> Required action:
Across the records below, how many lines include the string "granite"? Respond with the number only.

Records from a data source:
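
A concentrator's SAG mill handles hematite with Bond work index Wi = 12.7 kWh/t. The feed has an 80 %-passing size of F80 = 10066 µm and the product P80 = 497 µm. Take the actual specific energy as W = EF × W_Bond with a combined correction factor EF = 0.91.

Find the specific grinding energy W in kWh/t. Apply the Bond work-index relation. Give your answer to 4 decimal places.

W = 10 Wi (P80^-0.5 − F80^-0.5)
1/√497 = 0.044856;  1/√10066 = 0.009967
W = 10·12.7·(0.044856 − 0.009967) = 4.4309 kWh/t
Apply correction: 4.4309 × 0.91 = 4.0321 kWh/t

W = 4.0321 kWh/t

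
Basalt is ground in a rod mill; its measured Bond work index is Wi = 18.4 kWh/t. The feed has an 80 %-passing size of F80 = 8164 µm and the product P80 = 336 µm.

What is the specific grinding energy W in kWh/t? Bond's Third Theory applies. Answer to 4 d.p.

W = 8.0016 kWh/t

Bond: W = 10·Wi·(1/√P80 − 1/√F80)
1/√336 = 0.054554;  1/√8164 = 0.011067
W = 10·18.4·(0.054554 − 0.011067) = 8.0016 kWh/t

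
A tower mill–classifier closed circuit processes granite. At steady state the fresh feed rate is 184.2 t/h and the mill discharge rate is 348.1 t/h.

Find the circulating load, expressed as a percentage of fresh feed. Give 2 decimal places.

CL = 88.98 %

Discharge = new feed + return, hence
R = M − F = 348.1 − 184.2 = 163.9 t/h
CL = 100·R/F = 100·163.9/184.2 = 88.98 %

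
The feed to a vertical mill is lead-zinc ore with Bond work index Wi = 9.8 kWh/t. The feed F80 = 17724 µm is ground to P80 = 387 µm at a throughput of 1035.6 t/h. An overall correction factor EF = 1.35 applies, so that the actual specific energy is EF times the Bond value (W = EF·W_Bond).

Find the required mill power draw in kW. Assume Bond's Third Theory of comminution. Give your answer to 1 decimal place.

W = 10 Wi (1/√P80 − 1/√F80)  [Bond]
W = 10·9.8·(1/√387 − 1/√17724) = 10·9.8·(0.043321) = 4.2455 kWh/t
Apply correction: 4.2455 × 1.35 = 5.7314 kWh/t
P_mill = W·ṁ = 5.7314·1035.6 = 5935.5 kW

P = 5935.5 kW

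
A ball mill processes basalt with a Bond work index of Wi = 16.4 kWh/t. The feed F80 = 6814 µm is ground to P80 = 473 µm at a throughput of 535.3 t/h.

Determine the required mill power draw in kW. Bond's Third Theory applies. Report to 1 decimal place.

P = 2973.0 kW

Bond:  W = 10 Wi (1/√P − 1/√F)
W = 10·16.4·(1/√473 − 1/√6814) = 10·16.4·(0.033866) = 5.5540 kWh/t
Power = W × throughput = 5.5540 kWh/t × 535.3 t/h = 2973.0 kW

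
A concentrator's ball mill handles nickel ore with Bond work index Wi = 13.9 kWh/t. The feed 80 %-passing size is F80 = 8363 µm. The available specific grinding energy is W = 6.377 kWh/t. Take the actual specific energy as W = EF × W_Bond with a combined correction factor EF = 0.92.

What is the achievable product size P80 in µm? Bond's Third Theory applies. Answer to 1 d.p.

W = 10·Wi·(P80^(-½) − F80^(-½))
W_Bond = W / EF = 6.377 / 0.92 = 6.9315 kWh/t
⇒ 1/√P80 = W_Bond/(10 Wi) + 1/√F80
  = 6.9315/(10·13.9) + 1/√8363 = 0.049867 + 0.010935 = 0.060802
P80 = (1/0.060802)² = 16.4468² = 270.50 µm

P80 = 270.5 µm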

==

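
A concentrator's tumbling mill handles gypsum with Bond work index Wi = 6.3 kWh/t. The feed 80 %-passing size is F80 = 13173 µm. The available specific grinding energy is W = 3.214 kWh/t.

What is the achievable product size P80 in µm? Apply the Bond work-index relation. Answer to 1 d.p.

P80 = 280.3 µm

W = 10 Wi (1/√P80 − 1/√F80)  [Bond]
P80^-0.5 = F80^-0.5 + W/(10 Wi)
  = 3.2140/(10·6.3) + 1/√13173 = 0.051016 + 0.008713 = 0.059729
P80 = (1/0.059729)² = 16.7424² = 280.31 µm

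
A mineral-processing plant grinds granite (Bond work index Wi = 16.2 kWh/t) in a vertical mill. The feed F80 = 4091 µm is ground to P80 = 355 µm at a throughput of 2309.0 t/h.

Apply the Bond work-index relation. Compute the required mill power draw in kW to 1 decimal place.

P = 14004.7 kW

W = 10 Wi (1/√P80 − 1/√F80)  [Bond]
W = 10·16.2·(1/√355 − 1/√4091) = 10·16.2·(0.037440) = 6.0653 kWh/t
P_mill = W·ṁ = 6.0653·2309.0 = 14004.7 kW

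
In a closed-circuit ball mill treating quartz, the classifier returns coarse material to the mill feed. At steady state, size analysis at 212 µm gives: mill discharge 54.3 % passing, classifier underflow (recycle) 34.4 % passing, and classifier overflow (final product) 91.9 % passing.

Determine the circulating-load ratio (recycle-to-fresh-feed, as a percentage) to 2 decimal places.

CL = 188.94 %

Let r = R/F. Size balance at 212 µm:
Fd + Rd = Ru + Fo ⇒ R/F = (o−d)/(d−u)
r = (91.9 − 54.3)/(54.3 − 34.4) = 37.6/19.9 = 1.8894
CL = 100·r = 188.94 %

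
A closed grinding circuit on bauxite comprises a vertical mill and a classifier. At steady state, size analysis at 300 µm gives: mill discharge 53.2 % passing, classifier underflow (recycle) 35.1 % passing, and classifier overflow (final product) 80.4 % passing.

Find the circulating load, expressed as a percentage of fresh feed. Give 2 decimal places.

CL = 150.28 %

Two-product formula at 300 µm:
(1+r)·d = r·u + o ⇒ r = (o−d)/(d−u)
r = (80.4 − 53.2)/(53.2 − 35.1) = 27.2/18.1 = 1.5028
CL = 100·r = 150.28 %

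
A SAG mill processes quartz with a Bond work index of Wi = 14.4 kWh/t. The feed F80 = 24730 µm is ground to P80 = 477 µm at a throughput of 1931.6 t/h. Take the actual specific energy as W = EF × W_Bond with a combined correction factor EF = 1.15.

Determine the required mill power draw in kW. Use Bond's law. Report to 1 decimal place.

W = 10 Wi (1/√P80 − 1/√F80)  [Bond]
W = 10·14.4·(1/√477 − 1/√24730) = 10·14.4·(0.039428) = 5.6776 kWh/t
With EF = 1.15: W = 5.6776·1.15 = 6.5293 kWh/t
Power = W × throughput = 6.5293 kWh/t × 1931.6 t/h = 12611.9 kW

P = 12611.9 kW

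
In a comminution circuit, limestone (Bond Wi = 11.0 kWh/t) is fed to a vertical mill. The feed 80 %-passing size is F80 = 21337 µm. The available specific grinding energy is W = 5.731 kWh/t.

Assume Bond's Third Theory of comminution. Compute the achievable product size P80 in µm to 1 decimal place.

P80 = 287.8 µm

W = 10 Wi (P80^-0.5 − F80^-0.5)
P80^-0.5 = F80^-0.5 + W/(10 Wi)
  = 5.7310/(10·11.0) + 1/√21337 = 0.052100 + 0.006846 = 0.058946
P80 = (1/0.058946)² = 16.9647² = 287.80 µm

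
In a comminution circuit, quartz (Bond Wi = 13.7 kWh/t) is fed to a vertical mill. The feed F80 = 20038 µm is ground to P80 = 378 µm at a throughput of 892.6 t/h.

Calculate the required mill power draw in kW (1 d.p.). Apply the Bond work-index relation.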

> Reply to the exercise:
2